What you need to do:
Within the listing below, filter for "entire" and copy every matching line.

Input for this task:

BEGIN

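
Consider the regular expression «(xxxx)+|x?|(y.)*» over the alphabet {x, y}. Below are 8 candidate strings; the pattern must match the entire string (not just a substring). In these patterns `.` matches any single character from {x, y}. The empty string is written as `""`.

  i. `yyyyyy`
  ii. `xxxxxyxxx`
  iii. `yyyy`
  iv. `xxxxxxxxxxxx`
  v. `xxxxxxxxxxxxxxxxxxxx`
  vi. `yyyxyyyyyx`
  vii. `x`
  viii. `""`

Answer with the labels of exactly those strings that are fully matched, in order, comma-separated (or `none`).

i, iii, iv, v, vi, vii, viii

i. `yyyyyy` → match
ii. `xxxxxyxxx` → no match
iii. `yyyy` → match
iv. `xxxxxxxxxxxx` → match
v → match
vi. `yyyxyyyyyx` → match
vii. `x` → match
viii. `""` → match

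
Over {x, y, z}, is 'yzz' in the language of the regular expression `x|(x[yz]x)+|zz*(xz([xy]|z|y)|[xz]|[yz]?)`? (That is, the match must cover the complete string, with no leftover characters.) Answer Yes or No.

No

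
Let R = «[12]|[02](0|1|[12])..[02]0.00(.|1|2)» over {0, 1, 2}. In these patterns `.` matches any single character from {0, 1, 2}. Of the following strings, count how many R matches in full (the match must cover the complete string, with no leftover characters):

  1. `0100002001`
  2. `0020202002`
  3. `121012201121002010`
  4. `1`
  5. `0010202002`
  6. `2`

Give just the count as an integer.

1 → match
2 → match
3 → no match
4 → match
5 → match
6 → match
Total matched: 5

5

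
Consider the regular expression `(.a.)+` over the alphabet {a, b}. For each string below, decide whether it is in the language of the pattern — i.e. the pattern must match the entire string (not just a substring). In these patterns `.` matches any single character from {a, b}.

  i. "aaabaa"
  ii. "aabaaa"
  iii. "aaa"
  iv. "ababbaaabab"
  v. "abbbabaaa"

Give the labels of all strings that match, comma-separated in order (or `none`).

i, ii, iii

i → match
ii → match
iii → match
iv → no match
v → no match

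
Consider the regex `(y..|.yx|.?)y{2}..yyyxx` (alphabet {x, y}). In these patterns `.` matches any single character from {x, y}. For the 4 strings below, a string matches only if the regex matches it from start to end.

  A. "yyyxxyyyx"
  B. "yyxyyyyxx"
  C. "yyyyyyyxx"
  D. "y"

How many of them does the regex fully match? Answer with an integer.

2

A. "yyyxxyyyx" → no match — must end with "yyyxx"
B. "yyxyyyyxx" → match
C. "yyyyyyyxx" → match
D. "y" → no match — must end with "yyyxx"
Total matched: 2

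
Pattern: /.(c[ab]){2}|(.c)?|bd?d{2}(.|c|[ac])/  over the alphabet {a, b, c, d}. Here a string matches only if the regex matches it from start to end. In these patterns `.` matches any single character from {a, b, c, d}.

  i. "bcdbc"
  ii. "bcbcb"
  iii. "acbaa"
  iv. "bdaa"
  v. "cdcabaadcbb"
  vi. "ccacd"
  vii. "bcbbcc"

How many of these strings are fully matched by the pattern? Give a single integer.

i → no match
ii → match
iii → no match
iv → no match
v → no match
vi → no match
vii → no match
Total matched: 1

1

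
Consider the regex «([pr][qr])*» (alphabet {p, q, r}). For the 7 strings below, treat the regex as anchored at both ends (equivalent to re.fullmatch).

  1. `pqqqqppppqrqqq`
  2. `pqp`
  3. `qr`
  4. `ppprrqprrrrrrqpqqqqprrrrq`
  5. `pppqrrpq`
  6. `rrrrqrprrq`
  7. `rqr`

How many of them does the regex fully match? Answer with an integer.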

END

Solution below:
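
Consider the regular expression «(xxxx)+|x?|(y.)*» over the alphabet {x, y}. Below are 8 candidate strings; the pattern must match the entire string (not just a substring). In these patterns `.` matches any single character from {x, y}. The empty string is written as `""`.
Consider the regular expression `(.a.)+` over the alphabet {a, b}. For each string below, decide whether it is in the language of the pattern — i.e. the pattern must match the entire string (not just a substring). In these patterns `.` matches any single character from {a, b}.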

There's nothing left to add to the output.